**Available data:**
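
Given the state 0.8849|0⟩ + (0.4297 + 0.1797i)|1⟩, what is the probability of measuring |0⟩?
0.783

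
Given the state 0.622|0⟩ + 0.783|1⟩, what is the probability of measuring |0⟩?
0.3869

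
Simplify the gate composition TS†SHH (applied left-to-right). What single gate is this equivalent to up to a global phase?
T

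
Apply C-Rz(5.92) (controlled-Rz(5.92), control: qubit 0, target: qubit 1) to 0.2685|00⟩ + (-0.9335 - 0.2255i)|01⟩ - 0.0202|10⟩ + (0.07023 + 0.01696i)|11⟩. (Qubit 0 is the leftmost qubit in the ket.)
0.2685|00⟩ + (-0.9335 - 0.2255i)|01⟩ + (0.01987 + 0.003648i)|10⟩ + (-0.07214 - 0.003998i)|11⟩

C-Rz(5.92) leaves the control-|0⟩ kets |00⟩, |01⟩ unchanged and applies Rz(5.92) to qubit 1 on the control-|1⟩ pair (|10⟩, |11⟩).
Rz(5.92) = [[e^(−iθ/2), 0], [0, e^(iθ/2)]] with e^(±iθ/2) = cos(θ/2) ± i·sin(θ/2); θ = 5.92, cos(θ/2) ≈ -0.983557, sin(θ/2) ≈ 0.180596.
With a = amp(|10⟩) = -0.0202 and b = amp(|11⟩) = (0.07023 + 0.01696i):
new amp(|10⟩) = (-0.983557 - 0.180596i)·a = (0.01987 + 0.003648i)
new amp(|11⟩) = (-0.983557 + 0.180596i)·b = (-0.07214 - 0.003998i)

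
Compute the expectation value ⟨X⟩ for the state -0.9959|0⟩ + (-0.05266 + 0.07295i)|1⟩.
0.1049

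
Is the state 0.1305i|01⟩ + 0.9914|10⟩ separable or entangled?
Entangled

Writing the state as a|00⟩ + b|01⟩ + c|10⟩ + d|11⟩, it is a product state iff ad − bc = 0.
Here (a, b, c, d) = (0, 0.1305i, 0.9914, 0): ad − bc = (0)(0) − (0.1305i)(0.9914) = -0.1294i ≠ 0, so the state is entangled.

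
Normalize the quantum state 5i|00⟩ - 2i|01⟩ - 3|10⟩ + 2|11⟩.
0.7715i|00⟩ - 0.3086i|01⟩ - 0.4629|10⟩ + 0.3086|11⟩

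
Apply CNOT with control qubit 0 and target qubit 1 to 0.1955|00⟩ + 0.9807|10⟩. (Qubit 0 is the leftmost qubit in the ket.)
0.1955|00⟩ + 0.9807|11⟩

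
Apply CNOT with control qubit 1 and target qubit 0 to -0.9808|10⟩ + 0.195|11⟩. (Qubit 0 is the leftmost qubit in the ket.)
0.195|01⟩ - 0.9808|10⟩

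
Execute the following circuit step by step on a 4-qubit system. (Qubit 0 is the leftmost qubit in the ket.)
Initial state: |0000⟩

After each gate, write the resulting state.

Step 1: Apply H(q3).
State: 1/√2|0000⟩ + 1/√2|0001⟩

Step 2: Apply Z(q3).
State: 1/√2|0000⟩ - 1/√2|0001⟩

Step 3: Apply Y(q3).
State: (1/√2)i|0000⟩ + (1/√2)i|0001⟩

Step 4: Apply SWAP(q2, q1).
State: (1/√2)i|0000⟩ + (1/√2)i|0001⟩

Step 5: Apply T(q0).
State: (1/√2)i|0000⟩ + (1/√2)i|0001⟩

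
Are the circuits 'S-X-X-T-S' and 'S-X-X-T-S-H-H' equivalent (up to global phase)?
Yes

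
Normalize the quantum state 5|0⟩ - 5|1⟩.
1/√2|0⟩ - 1/√2|1⟩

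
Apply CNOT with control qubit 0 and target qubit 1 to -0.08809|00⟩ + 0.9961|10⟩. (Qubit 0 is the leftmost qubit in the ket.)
-0.08809|00⟩ + 0.9961|11⟩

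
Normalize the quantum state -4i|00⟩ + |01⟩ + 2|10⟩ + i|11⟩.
-0.8528i|00⟩ + 0.2132|01⟩ + 0.4264|10⟩ + 0.2132i|11⟩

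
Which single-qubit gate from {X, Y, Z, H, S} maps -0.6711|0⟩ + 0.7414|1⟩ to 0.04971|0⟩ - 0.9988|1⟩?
H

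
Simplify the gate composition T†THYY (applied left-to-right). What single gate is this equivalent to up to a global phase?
H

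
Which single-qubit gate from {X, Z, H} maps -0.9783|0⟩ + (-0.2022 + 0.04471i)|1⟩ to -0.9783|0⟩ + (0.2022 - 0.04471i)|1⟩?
Z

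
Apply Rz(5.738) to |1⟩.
(-0.9631 + 0.2692i)|1⟩

Rz(5.738) = [[e^(−iθ/2), 0], [0, e^(iθ/2)]] with e^(±iθ/2) = cos(θ/2) ± i·sin(θ/2); θ = 5.738, cos(θ/2) ≈ -0.963076, sin(θ/2) ≈ 0.269229.
With a = amp(|0⟩) = 0 and b = amp(|1⟩) = 1:
new amp(|0⟩) = (-0.963076 - 0.269229i)·a = 0
new amp(|1⟩) = (-0.963076 + 0.269229i)·b = (-0.9631 + 0.2692i)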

**Exercise prompt:** The data above needs to be repeated exactly, line for line.

**Exercise response:**
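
Given the state 0.8849|0⟩ + (0.4297 + 0.1797i)|1⟩, what is the probability of measuring |0⟩?
0.783

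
Given the state 0.622|0⟩ + 0.783|1⟩, what is the probability of measuring |0⟩?
0.3869

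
Simplify the gate composition TS†SHH (applied left-to-right). What single gate is this equivalent to up to a global phase?
T

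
Apply C-Rz(5.92) (controlled-Rz(5.92), control: qubit 0, target: qubit 1) to 0.2685|00⟩ + (-0.9335 - 0.2255i)|01⟩ - 0.0202|10⟩ + (0.07023 + 0.01696i)|11⟩. (Qubit 0 is the leftmost qubit in the ket.)
0.2685|00⟩ + (-0.9335 - 0.2255i)|01⟩ + (0.01987 + 0.003648i)|10⟩ + (-0.07214 - 0.003998i)|11⟩

C-Rz(5.92) leaves the control-|0⟩ kets |00⟩, |01⟩ unchanged and applies Rz(5.92) to qubit 1 on the control-|1⟩ pair (|10⟩, |11⟩).
Rz(5.92) = [[e^(−iθ/2), 0], [0, e^(iθ/2)]] with e^(±iθ/2) = cos(θ/2) ± i·sin(θ/2); θ = 5.92, cos(θ/2) ≈ -0.983557, sin(θ/2) ≈ 0.180596.
With a = amp(|10⟩) = -0.0202 and b = amp(|11⟩) = (0.07023 + 0.01696i):
new amp(|10⟩) = (-0.983557 - 0.180596i)·a = (0.01987 + 0.003648i)
new amp(|11⟩) = (-0.983557 + 0.180596i)·b = (-0.07214 - 0.003998i)

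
Compute the expectation value ⟨X⟩ for the state -0.9959|0⟩ + (-0.05266 + 0.07295i)|1⟩.
0.1049

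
Is the state 0.1305i|01⟩ + 0.9914|10⟩ separable or entangled?
Entangled

Writing the state as a|00⟩ + b|01⟩ + c|10⟩ + d|11⟩, it is a product state iff ad − bc = 0.
Here (a, b, c, d) = (0, 0.1305i, 0.9914, 0): ad − bc = (0)(0) − (0.1305i)(0.9914) = -0.1294i ≠ 0, so the state is entangled.

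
Normalize the quantum state 5i|00⟩ - 2i|01⟩ - 3|10⟩ + 2|11⟩.
0.7715i|00⟩ - 0.3086i|01⟩ - 0.4629|10⟩ + 0.3086|11⟩

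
Apply CNOT with control qubit 0 and target qubit 1 to 0.1955|00⟩ + 0.9807|10⟩. (Qubit 0 is the leftmost qubit in the ket.)
0.1955|00⟩ + 0.9807|11⟩

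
Apply CNOT with control qubit 1 and target qubit 0 to -0.9808|10⟩ + 0.195|11⟩. (Qubit 0 is the leftmost qubit in the ket.)
0.195|01⟩ - 0.9808|10⟩

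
Execute the following circuit step by step on a 4-qubit system. (Qubit 0 is the leftmost qubit in the ket.)
Initial state: |0000⟩

After each gate, write the resulting state.

Step 1: Apply H(q3).
State: 1/√2|0000⟩ + 1/√2|0001⟩

Step 2: Apply Z(q3).
State: 1/√2|0000⟩ - 1/√2|0001⟩

Step 3: Apply Y(q3).
State: (1/√2)i|0000⟩ + (1/√2)i|0001⟩

Step 4: Apply SWAP(q2, q1).
State: (1/√2)i|0000⟩ + (1/√2)i|0001⟩

Step 5: Apply T(q0).
State: (1/√2)i|0000⟩ + (1/√2)i|0001⟩

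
Are the circuits 'S-X-X-T-S' and 'S-X-X-T-S-H-H' equivalent (up to global phase)?
Yes

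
Normalize the quantum state 5|0⟩ - 5|1⟩.
1/√2|0⟩ - 1/√2|1⟩

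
Apply CNOT with control qubit 0 and target qubit 1 to -0.08809|00⟩ + 0.9961|10⟩. (Qubit 0 is the leftmost qubit in the ket.)
-0.08809|00⟩ + 0.9961|11⟩

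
Normalize the quantum state -4i|00⟩ + |01⟩ + 2|10⟩ + i|11⟩.
-0.8528i|00⟩ + 0.2132|01⟩ + 0.4264|10⟩ + 0.2132i|11⟩

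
Which single-qubit gate from {X, Y, Z, H, S} maps -0.6711|0⟩ + 0.7414|1⟩ to 0.04971|0⟩ - 0.9988|1⟩?
H

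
Simplify the gate composition T†THYY (applied left-to-right). What single gate is this equivalent to up to a global phase?
H

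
Which single-qubit gate from {X, Z, H} maps -0.9783|0⟩ + (-0.2022 + 0.04471i)|1⟩ to -0.9783|0⟩ + (0.2022 - 0.04471i)|1⟩?
Z

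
Apply Rz(5.738) to |1⟩.
(-0.9631 + 0.2692i)|1⟩

Rz(5.738) = [[e^(−iθ/2), 0], [0, e^(iθ/2)]] with e^(±iθ/2) = cos(θ/2) ± i·sin(θ/2); θ = 5.738, cos(θ/2) ≈ -0.963076, sin(θ/2) ≈ 0.269229.
With a = amp(|0⟩) = 0 and b = amp(|1⟩) = 1:
new amp(|0⟩) = (-0.963076 - 0.269229i)·a = 0
new amp(|1⟩) = (-0.963076 + 0.269229i)·b = (-0.9631 + 0.2692i)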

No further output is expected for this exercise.